Given records START
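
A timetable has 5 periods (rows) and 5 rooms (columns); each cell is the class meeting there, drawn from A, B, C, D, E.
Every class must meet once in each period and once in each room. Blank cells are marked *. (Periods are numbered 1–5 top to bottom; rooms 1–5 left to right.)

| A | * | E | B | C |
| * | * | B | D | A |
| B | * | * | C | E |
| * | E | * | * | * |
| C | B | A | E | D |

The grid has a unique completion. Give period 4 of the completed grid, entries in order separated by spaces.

Period 4, room 1: period 4 has {E} and room 1 has {A, B, C}, leaving only D.
Period 4, room 3: period 4 has {D, E} and room 3 has {A, B, E}, leaving only C.
Period 4, room 4: period 4 has {C, D, E} and room 4 has {B, C, D, E}, leaving only A.
Period 4, room 5: period 4 has {A, C, D, E} and room 5 has {A, C, D, E}, leaving only B.
So period 4 reads: D E C A B.

D E C A B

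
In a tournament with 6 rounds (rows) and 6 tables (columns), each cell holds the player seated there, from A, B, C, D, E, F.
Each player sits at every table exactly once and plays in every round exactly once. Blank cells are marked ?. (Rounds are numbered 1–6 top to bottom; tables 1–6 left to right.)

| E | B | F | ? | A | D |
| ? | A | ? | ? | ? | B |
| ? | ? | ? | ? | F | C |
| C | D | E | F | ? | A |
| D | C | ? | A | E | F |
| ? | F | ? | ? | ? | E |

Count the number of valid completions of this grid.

Round 1, table 4: eliminating its round and table leaves {C}.
Round 2, table 1: eliminating its round and table leaves {F}.
Round 2, table 3: eliminating its round and table leaves {C, D}.
Round 2, table 4: eliminating its round and table leaves {C, D, E}.
Round 2, table 5: eliminating its round and table leaves {C, D}.
Round 3, table 1: eliminating its round and table leaves {A, B}.
Round 3, table 2: eliminating its round and table leaves {E}.
Round 3, table 3: eliminating its round and table leaves {A, B, D}.
Round 3, table 4: eliminating its round and table leaves {B, D, E}.
Round 4, table 5: eliminating its round and table leaves {B}.
Round 5, table 3: eliminating its round and table leaves {B}.
Round 6, table 1: eliminating its round and table leaves {A, B}.
Round 6, table 3: eliminating its round and table leaves {A, B, C, D}.
Round 6, table 4: eliminating its round and table leaves {B, C, D}.
Round 6, table 5: eliminating its round and table leaves {B, C, D}.
Enumerating the assignments across these blanks that avoid any round or table repeat gives 3 completions.

3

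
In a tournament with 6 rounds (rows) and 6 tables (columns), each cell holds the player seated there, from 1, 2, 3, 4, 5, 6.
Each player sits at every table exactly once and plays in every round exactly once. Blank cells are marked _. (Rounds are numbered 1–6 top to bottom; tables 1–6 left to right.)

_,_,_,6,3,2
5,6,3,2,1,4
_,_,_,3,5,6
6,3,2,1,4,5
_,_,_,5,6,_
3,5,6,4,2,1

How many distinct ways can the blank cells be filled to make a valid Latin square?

Round 1, table 1: eliminating its round and table leaves {1, 4}.
Round 1, table 2: eliminating its round and table leaves {1, 4}.
Round 1, table 3: eliminating its round and table leaves {1, 4, 5}.
Round 3, table 1: eliminating its round and table leaves {1, 2, 4}.
Round 3, table 2: eliminating its round and table leaves {1, 2, 4}.
Round 3, table 3: eliminating its round and table leaves {1, 4}.
Round 5, table 1: eliminating its round and table leaves {1, 2, 4}.
Round 5, table 2: eliminating its round and table leaves {1, 2, 4}.
Round 5, table 3: eliminating its round and table leaves {1, 4}.
Round 5, table 6: eliminating its round and table leaves {3}.
Enumerating the assignments across these blanks that avoid any round or table repeat gives 4 completions.

4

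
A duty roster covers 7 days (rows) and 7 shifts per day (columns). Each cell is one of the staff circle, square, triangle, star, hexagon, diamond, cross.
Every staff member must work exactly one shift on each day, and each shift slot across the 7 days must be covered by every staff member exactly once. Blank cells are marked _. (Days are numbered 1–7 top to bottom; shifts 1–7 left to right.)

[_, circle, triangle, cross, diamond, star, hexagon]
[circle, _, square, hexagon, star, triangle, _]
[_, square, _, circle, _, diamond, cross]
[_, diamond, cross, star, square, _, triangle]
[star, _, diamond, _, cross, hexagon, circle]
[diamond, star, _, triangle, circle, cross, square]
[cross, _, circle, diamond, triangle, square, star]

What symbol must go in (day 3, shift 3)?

Day 1, shift 1: day 1 has {circle, triangle, star, hexagon, diamond, cross} and shift 1 has {circle, star, diamond, cross}, leaving only square.
Day 2, shift 2: day 2 has {circle, square, triangle, star, hexagon} and shift 2 has {circle, square, star, diamond}, leaving only cross.
Day 2, shift 7: day 2 has {circle, square, triangle, star, hexagon, cross} and shift 7 has {circle, square, triangle, star, hexagon, cross}, leaving only diamond.
Day 3, shift 5: day 3 has {circle, square, diamond, cross} and shift 5 has {circle, square, triangle, star, diamond, cross}, leaving only hexagon.
Day 3 already has {circle, square, hexagon, diamond, cross} and shift 3 already has {circle, square, triangle, diamond, cross}, so day 3, shift 3 must be star.

star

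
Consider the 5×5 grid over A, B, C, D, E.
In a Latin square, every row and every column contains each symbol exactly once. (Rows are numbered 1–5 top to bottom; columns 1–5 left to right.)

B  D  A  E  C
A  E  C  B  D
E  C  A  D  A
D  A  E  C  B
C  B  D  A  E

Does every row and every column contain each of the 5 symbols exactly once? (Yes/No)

No

Row 3 contains A twice (at columns 3 and 5), so it is not a permutation.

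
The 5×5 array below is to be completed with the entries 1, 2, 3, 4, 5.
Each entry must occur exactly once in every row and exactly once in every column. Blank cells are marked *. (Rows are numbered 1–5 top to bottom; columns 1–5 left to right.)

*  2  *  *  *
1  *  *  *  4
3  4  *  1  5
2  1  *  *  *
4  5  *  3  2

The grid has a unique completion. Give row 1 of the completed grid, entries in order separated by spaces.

5 2 3 4 1

Row 1, column 1: row 1 has {2} and column 1 has {1, 2, 3, 4}, leaving only 5.
Row 1, column 4: row 1 has {2, 5} and column 4 has {1, 3}, leaving only 4.
Row 2, column 2: row 2 has {1, 4} and column 2 has {1, 2, 4, 5}, leaving only 3.
Row 3, column 3: row 3 has {1, 3, 4, 5} and column 3 has {}, leaving only 2.
Row 2, column 3: row 2 has {1, 3, 4} and column 3 has {2}, leaving only 5.
Row 2, column 4: row 2 has {1, 3, 4, 5} and column 4 has {1, 3, 4}, leaving only 2.
Row 4, column 4: row 4 has {1, 2} and column 4 has {1, 2, 3, 4}, leaving only 5.
Row 4, column 5: row 4 has {1, 2, 5} and column 5 has {2, 4, 5}, leaving only 3.
Row 1, column 5: row 1 has {2, 4, 5} and column 5 has {2, 3, 4, 5}, leaving only 1.
Row 1, column 3: row 1 has {1, 2, 4, 5} and column 3 has {2, 5}, leaving only 3.
So row 1 reads: 5 2 3 4 1.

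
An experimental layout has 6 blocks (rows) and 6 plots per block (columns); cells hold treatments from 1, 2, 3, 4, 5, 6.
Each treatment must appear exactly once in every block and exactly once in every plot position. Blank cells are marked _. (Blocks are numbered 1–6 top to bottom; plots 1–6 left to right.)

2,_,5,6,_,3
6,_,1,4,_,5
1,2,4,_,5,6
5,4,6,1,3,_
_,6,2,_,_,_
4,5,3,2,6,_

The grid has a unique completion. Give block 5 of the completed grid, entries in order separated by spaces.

Block 5, plot 1: block 5 has {2, 6} and plot 1 has {1, 2, 4, 5, 6}, leaving only 3.
Block 5, plot 4: block 5 has {2, 3, 6} and plot 4 has {1, 2, 4, 6}, leaving only 5.
Block 1, plot 2: block 1 has {2, 3, 5, 6} and plot 2 has {2, 4, 5, 6}, leaving only 1.
Block 1, plot 5: block 1 has {1, 2, 3, 5, 6} and plot 5 has {3, 5, 6}, leaving only 4.
Block 5, plot 5: block 5 has {2, 3, 5, 6} and plot 5 has {3, 4, 5, 6}, leaving only 1.
Block 5, plot 6: block 5 has {1, 2, 3, 5, 6} and plot 6 has {3, 5, 6}, leaving only 4.
So block 5 reads: 3 6 2 5 1 4.

3 6 2 5 1 4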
Given records END
- _Assignment_: Using only the data above, copy out the lines that include the word "shifts".

- _Task response_:
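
A duty roster covers 7 days (rows) and 7 shifts per day (columns). Each cell is one of the staff circle, square, triangle, star, hexagon, diamond, cross.
Every staff member must work exactly one shift on each day, and each shift slot across the 7 days must be covered by every staff member exactly once. Blank cells are marked _. (Days are numbered 1–7 top to bottom; shifts 1–7 left to right.)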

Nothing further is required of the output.